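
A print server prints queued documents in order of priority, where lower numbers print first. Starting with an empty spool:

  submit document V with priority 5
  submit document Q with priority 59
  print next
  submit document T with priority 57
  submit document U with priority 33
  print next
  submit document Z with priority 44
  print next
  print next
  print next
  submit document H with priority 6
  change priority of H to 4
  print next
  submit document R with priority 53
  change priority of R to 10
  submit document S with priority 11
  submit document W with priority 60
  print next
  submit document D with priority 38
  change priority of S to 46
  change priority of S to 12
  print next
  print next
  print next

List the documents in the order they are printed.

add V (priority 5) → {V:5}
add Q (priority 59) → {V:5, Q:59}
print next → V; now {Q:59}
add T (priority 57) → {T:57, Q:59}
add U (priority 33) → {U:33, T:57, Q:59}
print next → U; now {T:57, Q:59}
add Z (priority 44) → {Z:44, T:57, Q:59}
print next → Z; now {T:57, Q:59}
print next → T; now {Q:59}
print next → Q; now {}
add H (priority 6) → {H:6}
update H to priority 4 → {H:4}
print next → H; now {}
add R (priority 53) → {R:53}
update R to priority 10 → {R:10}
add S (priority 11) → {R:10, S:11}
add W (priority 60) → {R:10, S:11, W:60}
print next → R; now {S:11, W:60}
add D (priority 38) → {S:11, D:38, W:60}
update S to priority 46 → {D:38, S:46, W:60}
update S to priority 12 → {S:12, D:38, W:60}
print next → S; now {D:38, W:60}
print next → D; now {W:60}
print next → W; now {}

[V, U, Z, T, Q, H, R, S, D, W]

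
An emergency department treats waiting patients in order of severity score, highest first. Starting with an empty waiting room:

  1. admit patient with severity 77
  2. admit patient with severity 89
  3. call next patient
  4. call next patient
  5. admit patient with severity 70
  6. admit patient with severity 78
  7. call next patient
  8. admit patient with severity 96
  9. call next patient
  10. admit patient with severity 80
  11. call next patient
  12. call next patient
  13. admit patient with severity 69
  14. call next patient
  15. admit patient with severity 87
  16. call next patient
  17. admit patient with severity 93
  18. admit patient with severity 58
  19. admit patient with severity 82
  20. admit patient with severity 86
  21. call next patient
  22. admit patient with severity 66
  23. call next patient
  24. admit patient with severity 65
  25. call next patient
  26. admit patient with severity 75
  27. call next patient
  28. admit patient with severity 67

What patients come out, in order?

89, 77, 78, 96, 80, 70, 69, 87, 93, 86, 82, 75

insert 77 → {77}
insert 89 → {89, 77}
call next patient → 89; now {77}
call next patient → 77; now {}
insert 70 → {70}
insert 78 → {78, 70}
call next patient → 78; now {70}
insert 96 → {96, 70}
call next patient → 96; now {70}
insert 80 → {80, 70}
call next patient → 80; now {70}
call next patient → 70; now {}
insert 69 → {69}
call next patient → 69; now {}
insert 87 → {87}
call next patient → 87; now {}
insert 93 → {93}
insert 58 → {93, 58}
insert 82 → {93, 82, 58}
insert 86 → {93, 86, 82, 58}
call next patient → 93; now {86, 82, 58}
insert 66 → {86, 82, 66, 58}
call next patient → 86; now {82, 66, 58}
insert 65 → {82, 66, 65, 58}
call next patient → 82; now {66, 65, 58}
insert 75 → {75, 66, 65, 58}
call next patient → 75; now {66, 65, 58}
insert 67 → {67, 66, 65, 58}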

* * *

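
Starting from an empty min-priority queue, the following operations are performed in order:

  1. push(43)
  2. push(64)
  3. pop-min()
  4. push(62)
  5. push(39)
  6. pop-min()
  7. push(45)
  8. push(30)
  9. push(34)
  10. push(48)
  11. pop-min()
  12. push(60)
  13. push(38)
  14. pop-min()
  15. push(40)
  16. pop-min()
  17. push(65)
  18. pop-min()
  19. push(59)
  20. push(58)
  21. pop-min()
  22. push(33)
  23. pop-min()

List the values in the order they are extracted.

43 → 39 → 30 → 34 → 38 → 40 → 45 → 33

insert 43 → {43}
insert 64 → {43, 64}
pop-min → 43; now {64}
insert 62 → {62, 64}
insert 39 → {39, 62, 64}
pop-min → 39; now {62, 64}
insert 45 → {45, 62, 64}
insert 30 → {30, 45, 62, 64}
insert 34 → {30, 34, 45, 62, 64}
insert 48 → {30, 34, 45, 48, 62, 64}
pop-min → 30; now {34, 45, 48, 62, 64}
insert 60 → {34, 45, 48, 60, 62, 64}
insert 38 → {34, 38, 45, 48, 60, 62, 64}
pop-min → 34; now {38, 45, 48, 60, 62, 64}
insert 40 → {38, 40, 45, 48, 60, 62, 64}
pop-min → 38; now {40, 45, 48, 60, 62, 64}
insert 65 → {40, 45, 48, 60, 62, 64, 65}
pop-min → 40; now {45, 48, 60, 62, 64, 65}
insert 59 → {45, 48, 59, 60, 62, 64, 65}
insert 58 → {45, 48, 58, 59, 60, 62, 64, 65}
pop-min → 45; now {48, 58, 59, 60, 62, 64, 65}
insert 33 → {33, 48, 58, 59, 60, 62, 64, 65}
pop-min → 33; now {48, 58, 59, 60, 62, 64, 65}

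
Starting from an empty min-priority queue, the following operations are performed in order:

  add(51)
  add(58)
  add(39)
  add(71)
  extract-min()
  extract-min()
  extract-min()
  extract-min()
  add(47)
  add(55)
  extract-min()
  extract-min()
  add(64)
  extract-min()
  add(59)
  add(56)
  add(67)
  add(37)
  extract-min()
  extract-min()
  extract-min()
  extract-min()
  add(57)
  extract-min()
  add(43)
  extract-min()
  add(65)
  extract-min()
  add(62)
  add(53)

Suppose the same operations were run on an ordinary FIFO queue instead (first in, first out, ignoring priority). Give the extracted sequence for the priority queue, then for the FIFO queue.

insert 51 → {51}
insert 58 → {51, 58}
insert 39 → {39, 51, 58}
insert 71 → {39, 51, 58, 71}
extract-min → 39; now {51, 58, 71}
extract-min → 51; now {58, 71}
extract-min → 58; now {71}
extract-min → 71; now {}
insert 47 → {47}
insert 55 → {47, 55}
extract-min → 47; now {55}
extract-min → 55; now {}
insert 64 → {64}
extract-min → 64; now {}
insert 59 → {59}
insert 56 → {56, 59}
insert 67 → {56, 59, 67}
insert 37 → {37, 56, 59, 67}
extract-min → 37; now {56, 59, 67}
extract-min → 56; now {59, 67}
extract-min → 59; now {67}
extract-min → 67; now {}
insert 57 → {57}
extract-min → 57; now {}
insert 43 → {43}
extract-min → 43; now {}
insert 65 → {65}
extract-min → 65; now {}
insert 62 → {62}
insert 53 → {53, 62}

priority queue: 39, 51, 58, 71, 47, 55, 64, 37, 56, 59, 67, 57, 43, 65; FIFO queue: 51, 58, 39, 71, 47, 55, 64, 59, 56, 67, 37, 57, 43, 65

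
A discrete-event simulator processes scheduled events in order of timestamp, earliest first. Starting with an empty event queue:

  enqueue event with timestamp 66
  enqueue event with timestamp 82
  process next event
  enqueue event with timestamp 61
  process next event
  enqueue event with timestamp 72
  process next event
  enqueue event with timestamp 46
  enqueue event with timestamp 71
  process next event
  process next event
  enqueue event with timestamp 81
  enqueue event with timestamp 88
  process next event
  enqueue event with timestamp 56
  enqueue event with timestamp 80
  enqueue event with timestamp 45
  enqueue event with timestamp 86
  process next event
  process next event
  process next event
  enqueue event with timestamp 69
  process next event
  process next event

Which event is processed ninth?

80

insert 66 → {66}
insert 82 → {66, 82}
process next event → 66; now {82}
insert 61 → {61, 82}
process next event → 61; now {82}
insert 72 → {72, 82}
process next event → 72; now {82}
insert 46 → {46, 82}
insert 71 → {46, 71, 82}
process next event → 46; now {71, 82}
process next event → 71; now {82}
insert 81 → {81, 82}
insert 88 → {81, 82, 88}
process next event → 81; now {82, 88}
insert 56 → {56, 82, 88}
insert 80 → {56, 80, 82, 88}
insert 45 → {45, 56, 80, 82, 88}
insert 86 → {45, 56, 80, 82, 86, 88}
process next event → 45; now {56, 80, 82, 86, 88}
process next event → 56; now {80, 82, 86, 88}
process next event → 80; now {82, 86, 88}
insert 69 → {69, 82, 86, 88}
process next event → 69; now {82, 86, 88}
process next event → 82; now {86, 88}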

==

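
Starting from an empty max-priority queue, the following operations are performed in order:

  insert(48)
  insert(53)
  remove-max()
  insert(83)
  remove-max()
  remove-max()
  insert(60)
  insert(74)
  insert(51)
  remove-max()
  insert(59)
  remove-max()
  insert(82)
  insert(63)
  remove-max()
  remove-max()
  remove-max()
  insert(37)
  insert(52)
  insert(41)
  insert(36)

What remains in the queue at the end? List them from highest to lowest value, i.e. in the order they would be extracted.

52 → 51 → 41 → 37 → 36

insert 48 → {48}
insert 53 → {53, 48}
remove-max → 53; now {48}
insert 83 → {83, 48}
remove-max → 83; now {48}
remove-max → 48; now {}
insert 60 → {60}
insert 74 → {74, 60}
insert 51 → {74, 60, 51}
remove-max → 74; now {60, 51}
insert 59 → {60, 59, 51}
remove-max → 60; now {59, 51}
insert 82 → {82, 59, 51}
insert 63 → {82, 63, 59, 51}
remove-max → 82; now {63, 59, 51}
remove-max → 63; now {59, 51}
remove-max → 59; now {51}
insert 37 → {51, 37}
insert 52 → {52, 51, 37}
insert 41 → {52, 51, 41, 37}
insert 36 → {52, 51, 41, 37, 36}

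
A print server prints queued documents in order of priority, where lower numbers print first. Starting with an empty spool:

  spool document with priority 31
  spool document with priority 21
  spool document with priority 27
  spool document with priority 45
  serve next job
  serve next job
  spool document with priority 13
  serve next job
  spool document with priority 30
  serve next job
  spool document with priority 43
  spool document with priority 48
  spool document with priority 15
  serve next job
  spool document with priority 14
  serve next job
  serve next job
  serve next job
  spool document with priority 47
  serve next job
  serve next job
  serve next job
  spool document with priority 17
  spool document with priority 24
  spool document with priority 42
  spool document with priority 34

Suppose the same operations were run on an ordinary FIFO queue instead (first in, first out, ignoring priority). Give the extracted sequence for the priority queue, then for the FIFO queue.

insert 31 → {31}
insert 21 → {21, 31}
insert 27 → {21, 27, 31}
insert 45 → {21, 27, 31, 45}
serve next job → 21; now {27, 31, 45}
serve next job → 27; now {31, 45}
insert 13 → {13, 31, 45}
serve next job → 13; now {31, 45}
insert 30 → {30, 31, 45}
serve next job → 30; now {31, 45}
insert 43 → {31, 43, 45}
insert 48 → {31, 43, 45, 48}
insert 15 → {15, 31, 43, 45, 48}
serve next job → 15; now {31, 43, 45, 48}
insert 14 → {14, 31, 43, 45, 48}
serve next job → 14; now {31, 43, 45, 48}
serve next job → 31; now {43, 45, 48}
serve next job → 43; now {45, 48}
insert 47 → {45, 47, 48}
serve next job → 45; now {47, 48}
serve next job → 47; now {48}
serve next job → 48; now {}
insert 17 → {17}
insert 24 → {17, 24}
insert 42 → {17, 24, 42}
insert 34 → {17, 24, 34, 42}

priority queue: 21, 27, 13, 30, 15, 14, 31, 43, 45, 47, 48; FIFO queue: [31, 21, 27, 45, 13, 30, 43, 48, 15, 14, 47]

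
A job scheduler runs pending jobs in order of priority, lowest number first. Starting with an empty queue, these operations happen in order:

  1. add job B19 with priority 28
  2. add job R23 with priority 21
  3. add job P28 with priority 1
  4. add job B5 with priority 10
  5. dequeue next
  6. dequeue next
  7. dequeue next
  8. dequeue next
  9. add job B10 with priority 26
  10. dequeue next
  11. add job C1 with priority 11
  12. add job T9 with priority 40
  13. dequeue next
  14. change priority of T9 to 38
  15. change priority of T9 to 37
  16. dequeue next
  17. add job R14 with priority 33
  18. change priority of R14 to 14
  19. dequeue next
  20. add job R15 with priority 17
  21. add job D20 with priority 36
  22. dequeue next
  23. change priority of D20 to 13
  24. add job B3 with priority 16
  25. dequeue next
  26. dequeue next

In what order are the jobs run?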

#### Problem description
In the entries above, restate word for word the lines between the one holding "27. call next patient" and the one holding "28. admit patient with severity 67", inclusive, and nothing besides.

#### Task output
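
  27. call next patient
  28. admit patient with severity 67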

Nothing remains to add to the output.